(Recorded data)
────

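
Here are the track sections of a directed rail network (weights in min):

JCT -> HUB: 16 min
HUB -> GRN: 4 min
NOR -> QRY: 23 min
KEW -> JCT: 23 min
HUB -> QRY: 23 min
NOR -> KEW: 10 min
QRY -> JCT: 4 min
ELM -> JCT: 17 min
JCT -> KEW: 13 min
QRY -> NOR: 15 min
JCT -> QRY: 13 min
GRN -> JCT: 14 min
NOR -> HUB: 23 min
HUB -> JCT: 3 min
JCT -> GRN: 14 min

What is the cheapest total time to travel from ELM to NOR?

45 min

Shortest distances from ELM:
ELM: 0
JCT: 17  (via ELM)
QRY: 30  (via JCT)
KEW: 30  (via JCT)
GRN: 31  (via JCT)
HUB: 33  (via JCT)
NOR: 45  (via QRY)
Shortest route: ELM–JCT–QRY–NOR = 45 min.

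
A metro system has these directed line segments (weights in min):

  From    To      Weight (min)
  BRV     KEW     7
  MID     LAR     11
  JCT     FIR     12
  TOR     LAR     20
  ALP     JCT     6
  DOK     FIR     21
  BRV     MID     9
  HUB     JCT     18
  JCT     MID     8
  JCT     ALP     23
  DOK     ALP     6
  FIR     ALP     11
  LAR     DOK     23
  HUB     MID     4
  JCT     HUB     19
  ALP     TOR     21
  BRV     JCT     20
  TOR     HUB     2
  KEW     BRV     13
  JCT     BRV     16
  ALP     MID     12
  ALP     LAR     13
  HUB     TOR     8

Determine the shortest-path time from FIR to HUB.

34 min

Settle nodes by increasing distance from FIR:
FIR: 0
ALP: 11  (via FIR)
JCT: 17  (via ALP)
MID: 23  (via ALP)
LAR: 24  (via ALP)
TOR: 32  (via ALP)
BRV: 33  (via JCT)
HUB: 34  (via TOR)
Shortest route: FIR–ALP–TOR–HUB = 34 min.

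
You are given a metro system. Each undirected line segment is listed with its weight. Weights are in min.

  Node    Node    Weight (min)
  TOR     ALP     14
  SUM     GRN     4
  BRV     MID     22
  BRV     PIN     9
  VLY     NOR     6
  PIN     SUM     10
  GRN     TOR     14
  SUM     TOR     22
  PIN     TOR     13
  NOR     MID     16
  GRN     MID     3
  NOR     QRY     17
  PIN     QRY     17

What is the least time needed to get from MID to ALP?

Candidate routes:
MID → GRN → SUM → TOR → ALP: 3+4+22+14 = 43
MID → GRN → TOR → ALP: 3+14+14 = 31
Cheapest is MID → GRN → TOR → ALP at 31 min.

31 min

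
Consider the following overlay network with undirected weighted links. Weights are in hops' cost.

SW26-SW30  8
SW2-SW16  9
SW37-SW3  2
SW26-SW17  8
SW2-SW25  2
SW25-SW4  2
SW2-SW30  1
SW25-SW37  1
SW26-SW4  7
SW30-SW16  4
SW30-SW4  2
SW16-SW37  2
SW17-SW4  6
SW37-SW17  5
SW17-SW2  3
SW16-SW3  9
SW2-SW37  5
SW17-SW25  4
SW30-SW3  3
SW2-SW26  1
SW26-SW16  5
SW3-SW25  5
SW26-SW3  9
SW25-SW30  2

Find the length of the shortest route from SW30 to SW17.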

────

ASSIGNMENT >>
Each line from the top of the entries above through the line containing "NOR -> HUB: 23 min" must be transcribed exactly, and no other line may appear.

REPLY TO THE TASK >>
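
Here are the track sections of a directed rail network (weights in min):

JCT -> HUB: 16 min
HUB -> GRN: 4 min
NOR -> QRY: 23 min
KEW -> JCT: 23 min
HUB -> QRY: 23 min
NOR -> KEW: 10 min
QRY -> JCT: 4 min
ELM -> JCT: 17 min
JCT -> KEW: 13 min
QRY -> NOR: 15 min
JCT -> QRY: 13 min
GRN -> JCT: 14 min
NOR -> HUB: 23 min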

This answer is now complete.